# Provided information
::::::::

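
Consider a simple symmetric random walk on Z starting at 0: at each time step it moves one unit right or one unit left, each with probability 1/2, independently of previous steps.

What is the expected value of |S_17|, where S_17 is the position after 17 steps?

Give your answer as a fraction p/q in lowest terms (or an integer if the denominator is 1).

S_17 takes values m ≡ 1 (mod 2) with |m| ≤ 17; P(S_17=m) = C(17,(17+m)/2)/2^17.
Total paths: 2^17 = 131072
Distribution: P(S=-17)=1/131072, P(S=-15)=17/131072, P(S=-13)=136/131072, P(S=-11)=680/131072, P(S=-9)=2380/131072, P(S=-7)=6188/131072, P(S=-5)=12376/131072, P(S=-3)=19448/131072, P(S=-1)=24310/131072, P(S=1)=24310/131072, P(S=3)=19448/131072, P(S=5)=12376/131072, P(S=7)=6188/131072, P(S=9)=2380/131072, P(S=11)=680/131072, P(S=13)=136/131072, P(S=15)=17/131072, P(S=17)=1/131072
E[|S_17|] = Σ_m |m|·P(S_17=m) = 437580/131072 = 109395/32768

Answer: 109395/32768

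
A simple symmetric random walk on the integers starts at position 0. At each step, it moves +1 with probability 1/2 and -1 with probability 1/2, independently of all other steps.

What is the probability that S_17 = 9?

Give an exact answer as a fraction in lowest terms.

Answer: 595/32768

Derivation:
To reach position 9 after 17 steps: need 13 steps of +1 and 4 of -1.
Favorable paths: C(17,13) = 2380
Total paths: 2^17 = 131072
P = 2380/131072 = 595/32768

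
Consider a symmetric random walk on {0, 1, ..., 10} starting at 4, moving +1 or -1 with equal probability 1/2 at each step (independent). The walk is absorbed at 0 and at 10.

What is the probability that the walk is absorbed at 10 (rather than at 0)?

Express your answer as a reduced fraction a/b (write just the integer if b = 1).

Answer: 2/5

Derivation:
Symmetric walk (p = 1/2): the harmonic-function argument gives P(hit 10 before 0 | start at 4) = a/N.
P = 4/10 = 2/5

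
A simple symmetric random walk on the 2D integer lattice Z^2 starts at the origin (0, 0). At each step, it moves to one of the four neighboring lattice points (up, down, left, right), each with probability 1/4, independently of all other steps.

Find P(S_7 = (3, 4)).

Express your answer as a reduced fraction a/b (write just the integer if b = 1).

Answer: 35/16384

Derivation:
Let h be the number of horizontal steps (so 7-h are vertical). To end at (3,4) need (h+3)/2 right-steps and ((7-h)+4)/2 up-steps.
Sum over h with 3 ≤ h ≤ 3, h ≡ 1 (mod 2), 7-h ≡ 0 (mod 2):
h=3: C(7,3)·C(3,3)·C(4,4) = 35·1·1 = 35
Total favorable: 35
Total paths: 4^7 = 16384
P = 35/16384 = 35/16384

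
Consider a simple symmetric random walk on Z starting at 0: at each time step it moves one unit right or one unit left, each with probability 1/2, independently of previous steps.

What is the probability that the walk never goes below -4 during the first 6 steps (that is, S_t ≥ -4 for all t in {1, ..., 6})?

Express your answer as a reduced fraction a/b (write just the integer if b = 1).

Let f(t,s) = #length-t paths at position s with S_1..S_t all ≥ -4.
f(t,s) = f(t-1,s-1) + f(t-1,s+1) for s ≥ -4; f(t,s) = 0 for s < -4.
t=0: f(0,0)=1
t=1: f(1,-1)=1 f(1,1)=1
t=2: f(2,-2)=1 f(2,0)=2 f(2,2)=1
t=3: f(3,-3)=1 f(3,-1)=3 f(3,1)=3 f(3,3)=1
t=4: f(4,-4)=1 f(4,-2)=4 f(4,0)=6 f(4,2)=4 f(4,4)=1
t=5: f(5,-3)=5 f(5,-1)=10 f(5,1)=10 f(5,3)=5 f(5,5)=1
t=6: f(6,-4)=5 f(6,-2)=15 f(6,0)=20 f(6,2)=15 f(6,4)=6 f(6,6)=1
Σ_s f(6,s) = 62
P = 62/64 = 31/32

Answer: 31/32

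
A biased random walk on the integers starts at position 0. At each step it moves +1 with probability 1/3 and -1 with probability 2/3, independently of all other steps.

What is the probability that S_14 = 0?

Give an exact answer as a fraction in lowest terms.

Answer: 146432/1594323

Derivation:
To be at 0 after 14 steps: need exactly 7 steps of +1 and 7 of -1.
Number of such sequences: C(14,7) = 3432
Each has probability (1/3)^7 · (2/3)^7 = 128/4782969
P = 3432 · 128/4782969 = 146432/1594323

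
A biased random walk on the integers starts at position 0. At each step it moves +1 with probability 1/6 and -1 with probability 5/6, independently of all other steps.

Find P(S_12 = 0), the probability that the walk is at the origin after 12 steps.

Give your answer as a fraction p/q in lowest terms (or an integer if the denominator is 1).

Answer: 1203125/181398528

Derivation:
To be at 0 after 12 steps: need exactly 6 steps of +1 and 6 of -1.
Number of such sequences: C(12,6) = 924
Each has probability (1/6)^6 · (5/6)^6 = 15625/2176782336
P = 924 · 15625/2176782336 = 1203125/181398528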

::::::::

# Exercise directions
Please copy out each record, character for character.

# Response to the exercise
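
Consider a simple symmetric random walk on Z starting at 0: at each time step it moves one unit right or one unit left, each with probability 1/2, independently of previous steps.

What is the expected value of |S_17|, where S_17 is the position after 17 steps?

Give your answer as a fraction p/q in lowest terms (or an integer if the denominator is 1).

S_17 takes values m ≡ 1 (mod 2) with |m| ≤ 17; P(S_17=m) = C(17,(17+m)/2)/2^17.
Total paths: 2^17 = 131072
Distribution: P(S=-17)=1/131072, P(S=-15)=17/131072, P(S=-13)=136/131072, P(S=-11)=680/131072, P(S=-9)=2380/131072, P(S=-7)=6188/131072, P(S=-5)=12376/131072, P(S=-3)=19448/131072, P(S=-1)=24310/131072, P(S=1)=24310/131072, P(S=3)=19448/131072, P(S=5)=12376/131072, P(S=7)=6188/131072, P(S=9)=2380/131072, P(S=11)=680/131072, P(S=13)=136/131072, P(S=15)=17/131072, P(S=17)=1/131072
E[|S_17|] = Σ_m |m|·P(S_17=m) = 437580/131072 = 109395/32768

Answer: 109395/32768

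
A simple symmetric random walk on the integers starts at position 0. At each step, it moves +1 with probability 1/2 and -1 with probability 1/2, independently of all other steps.

What is the probability that S_17 = 9?

Give an exact answer as a fraction in lowest terms.

Answer: 595/32768

Derivation:
To reach position 9 after 17 steps: need 13 steps of +1 and 4 of -1.
Favorable paths: C(17,13) = 2380
Total paths: 2^17 = 131072
P = 2380/131072 = 595/32768

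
Consider a symmetric random walk on {0, 1, ..., 10} starting at 4, moving +1 or -1 with equal probability 1/2 at each step (independent). The walk is absorbed at 0 and at 10.

What is the probability that the walk is absorbed at 10 (rather than at 0)?

Express your answer as a reduced fraction a/b (write just the integer if b = 1).

Answer: 2/5

Derivation:
Symmetric walk (p = 1/2): the harmonic-function argument gives P(hit 10 before 0 | start at 4) = a/N.
P = 4/10 = 2/5

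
A simple symmetric random walk on the 2D integer lattice Z^2 starts at the origin (0, 0). At each step, it moves to one of the four neighboring lattice points (up, down, left, right), each with probability 1/4, independently of all other steps.

Find P(S_7 = (3, 4)).

Express your answer as a reduced fraction a/b (write just the integer if b = 1).

Answer: 35/16384

Derivation:
Let h be the number of horizontal steps (so 7-h are vertical). To end at (3,4) need (h+3)/2 right-steps and ((7-h)+4)/2 up-steps.
Sum over h with 3 ≤ h ≤ 3, h ≡ 1 (mod 2), 7-h ≡ 0 (mod 2):
h=3: C(7,3)·C(3,3)·C(4,4) = 35·1·1 = 35
Total favorable: 35
Total paths: 4^7 = 16384
P = 35/16384 = 35/16384

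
Consider a simple symmetric random walk on Z starting at 0: at each time step it moves one unit right or one unit left, each with probability 1/2, independently of previous steps.

What is the probability that the walk never goes below -4 during the first 6 steps (that is, S_t ≥ -4 for all t in {1, ..., 6})?

Express your answer as a reduced fraction a/b (write just the integer if b = 1).

Let f(t,s) = #length-t paths at position s with S_1..S_t all ≥ -4.
f(t,s) = f(t-1,s-1) + f(t-1,s+1) for s ≥ -4; f(t,s) = 0 for s < -4.
t=0: f(0,0)=1
t=1: f(1,-1)=1 f(1,1)=1
t=2: f(2,-2)=1 f(2,0)=2 f(2,2)=1
t=3: f(3,-3)=1 f(3,-1)=3 f(3,1)=3 f(3,3)=1
t=4: f(4,-4)=1 f(4,-2)=4 f(4,0)=6 f(4,2)=4 f(4,4)=1
t=5: f(5,-3)=5 f(5,-1)=10 f(5,1)=10 f(5,3)=5 f(5,5)=1
t=6: f(6,-4)=5 f(6,-2)=15 f(6,0)=20 f(6,2)=15 f(6,4)=6 f(6,6)=1
Σ_s f(6,s) = 62
P = 62/64 = 31/32

Answer: 31/32

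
A biased random walk on the integers starts at position 0. At each step it moves +1 with probability 1/3 and -1 with probability 2/3, independently of all other steps.

What is the probability that S_14 = 0?

Give an exact answer as a fraction in lowest terms.

Answer: 146432/1594323

Derivation:
To be at 0 after 14 steps: need exactly 7 steps of +1 and 7 of -1.
Number of such sequences: C(14,7) = 3432
Each has probability (1/3)^7 · (2/3)^7 = 128/4782969
P = 3432 · 128/4782969 = 146432/1594323

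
A biased random walk on the integers starts at position 0. At each step it moves +1 with probability 1/6 and -1 with probability 5/6, independently of all other steps.

Find P(S_12 = 0), the probability that the walk is at the origin after 12 steps.

Give your answer as a fraction p/q in lowest terms (or an integer if the denominator is 1).

Answer: 1203125/181398528

Derivation:
To be at 0 after 12 steps: need exactly 6 steps of +1 and 6 of -1.
Number of such sequences: C(12,6) = 924
Each has probability (1/6)^6 · (5/6)^6 = 15625/2176782336
P = 924 · 15625/2176782336 = 1203125/181398528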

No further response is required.